- **Prompt**: Look for the line containing "0.04667 lb = (in milligram) 2.117e+04" in the records below. Then output it and all the lines that follow, exactly and without any others.

- **Data provided**:

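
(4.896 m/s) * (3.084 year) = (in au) 0.003183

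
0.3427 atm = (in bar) 0.3472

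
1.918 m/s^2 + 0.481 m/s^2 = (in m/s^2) 2.399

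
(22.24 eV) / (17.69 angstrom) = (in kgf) 2.054e-10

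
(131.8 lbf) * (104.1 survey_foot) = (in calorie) 4446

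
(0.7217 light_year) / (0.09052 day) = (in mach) 2.564e+09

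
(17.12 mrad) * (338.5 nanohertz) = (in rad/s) 5.795e-09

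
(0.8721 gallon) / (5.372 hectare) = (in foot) 2.016e-07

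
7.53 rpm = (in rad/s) 0.7885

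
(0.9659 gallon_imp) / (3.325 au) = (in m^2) 8.828e-15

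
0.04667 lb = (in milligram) 2.117e+04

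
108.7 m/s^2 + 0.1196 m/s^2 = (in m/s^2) 108.8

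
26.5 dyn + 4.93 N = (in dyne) 4.93e+05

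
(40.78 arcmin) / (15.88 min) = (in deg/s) 0.0007133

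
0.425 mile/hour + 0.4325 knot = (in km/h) 1.485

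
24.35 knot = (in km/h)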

- **Solution to this task**:
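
0.04667 lb = (in milligram) 2.117e+04

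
108.7 m/s^2 + 0.1196 m/s^2 = (in m/s^2) 108.8

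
26.5 dyn + 4.93 N = (in dyne) 4.93e+05

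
(40.78 arcmin) / (15.88 min) = (in deg/s) 0.0007133

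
0.425 mile/hour + 0.4325 knot = (in km/h) 1.485

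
24.35 knot = (in km/h)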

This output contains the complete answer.